Dataset entries
╔══
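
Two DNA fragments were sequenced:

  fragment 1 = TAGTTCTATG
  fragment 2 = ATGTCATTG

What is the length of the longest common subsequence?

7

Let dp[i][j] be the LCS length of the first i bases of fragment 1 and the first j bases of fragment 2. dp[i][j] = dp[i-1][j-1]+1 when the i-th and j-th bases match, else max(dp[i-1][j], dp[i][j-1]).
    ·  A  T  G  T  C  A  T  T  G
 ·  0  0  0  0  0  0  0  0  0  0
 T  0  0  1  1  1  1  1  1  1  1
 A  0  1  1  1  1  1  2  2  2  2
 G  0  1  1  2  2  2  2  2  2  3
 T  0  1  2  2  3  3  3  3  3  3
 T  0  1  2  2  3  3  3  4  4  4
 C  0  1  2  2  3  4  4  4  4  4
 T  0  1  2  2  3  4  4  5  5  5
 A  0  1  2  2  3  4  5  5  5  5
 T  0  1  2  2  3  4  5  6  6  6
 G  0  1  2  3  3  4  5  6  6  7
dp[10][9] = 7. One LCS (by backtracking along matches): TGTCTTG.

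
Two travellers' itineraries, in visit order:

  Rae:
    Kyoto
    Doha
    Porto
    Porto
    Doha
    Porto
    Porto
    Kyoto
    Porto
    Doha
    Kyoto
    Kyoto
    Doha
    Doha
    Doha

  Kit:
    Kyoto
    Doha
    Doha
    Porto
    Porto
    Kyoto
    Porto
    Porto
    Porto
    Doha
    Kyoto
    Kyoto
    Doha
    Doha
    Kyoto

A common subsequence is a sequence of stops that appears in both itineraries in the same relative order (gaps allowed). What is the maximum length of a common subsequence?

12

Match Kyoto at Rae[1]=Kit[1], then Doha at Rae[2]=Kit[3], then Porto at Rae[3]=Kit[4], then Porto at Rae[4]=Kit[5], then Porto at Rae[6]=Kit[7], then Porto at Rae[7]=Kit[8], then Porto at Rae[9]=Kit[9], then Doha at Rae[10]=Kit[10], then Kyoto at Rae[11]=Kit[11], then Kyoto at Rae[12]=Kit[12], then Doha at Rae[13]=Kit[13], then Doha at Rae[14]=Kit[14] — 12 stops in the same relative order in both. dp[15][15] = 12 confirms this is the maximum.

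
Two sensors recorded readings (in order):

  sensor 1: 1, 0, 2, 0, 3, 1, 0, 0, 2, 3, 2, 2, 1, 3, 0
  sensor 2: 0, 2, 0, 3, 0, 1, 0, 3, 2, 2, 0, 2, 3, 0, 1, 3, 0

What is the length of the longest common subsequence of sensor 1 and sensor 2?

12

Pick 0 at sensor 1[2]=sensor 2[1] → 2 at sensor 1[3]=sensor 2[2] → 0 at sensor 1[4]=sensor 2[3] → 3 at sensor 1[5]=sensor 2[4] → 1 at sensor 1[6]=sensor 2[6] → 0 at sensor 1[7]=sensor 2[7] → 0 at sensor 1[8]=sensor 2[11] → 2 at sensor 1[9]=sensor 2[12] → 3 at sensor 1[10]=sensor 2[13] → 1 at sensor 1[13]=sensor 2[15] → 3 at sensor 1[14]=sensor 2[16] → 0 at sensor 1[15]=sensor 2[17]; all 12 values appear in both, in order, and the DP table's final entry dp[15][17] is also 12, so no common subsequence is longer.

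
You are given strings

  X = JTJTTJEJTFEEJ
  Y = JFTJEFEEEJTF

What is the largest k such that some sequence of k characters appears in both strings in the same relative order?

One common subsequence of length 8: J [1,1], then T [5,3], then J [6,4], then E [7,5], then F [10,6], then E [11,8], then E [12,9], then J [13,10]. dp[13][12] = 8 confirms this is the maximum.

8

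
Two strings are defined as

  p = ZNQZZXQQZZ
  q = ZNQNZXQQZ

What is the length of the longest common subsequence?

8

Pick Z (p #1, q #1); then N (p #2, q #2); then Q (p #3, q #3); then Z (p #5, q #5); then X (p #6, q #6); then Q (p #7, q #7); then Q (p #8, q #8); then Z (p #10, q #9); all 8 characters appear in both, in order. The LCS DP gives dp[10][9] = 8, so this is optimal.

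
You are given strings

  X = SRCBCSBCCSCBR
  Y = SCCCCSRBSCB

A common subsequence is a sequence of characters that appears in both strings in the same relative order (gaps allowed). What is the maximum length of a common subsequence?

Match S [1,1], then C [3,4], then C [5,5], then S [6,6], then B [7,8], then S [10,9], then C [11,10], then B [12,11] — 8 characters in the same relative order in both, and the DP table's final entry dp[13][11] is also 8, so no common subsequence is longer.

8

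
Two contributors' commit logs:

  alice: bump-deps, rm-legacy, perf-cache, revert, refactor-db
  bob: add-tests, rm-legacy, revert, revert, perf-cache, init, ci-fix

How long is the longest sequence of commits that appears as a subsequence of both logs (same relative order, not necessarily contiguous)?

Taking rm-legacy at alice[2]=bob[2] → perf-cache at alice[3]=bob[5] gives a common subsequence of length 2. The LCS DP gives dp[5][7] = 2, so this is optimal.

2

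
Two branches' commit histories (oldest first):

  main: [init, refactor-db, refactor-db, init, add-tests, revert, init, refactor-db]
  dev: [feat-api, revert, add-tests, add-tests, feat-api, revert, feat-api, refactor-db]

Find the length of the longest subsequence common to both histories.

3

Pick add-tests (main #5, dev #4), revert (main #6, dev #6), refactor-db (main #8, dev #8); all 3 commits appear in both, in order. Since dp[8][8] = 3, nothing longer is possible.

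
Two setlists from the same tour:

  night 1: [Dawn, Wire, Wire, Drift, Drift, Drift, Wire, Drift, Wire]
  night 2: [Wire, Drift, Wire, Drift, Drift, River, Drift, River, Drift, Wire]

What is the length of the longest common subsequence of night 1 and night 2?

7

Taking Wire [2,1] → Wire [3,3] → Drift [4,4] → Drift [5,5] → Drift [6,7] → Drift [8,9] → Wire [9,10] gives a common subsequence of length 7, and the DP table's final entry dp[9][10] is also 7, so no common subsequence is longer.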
╚══
WORK TASK :: Look above for the line holding "p = ZNQZZXQQZZ". Print it and every line after it, exactly, through the line holding "River, Drift, Wire]".

EXERCISE ANSWER ::
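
  p = ZNQZZXQQZZ
  q = ZNQNZXQQZ

What is the length of the longest common subsequence?

8

Pick Z (p #1, q #1); then N (p #2, q #2); then Q (p #3, q #3); then Z (p #5, q #5); then X (p #6, q #6); then Q (p #7, q #7); then Q (p #8, q #8); then Z (p #10, q #9); all 8 characters appear in both, in order. The LCS DP gives dp[10][9] = 8, so this is optimal.

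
You are given strings

  X = SRCBCSBCCSCBR
  Y = SCCCCSRBSCB

A common subsequence is a sequence of characters that appears in both strings in the same relative order (gaps allowed). What is the maximum length of a common subsequence?

Match S [1,1], then C [3,4], then C [5,5], then S [6,6], then B [7,8], then S [10,9], then C [11,10], then B [12,11] — 8 characters in the same relative order in both, and the DP table's final entry dp[13][11] is also 8, so no common subsequence is longer.

8

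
Two contributors' commit logs:

  alice: bump-deps, rm-legacy, perf-cache, revert, refactor-db
  bob: add-tests, rm-legacy, revert, revert, perf-cache, init, ci-fix

How long is the longest sequence of commits that appears as a subsequence of both logs (same relative order, not necessarily contiguous)?

Taking rm-legacy at alice[2]=bob[2] → perf-cache at alice[3]=bob[5] gives a common subsequence of length 2. The LCS DP gives dp[5][7] = 2, so this is optimal.

2

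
Two branches' commit histories (oldest first):

  main: [init, refactor-db, refactor-db, init, add-tests, revert, init, refactor-db]
  dev: [feat-api, revert, add-tests, add-tests, feat-api, revert, feat-api, refactor-db]

Find the length of the longest subsequence common to both histories.

3

Pick add-tests (main #5, dev #4), revert (main #6, dev #6), refactor-db (main #8, dev #8); all 3 commits appear in both, in order. Since dp[8][8] = 3, nothing longer is possible.

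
Two setlists from the same tour:

  night 1: [Dawn, Wire, Wire, Drift, Drift, Drift, Wire, Drift, Wire]
  night 2: [Wire, Drift, Wire, Drift, Drift, River, Drift, River, Drift, Wire]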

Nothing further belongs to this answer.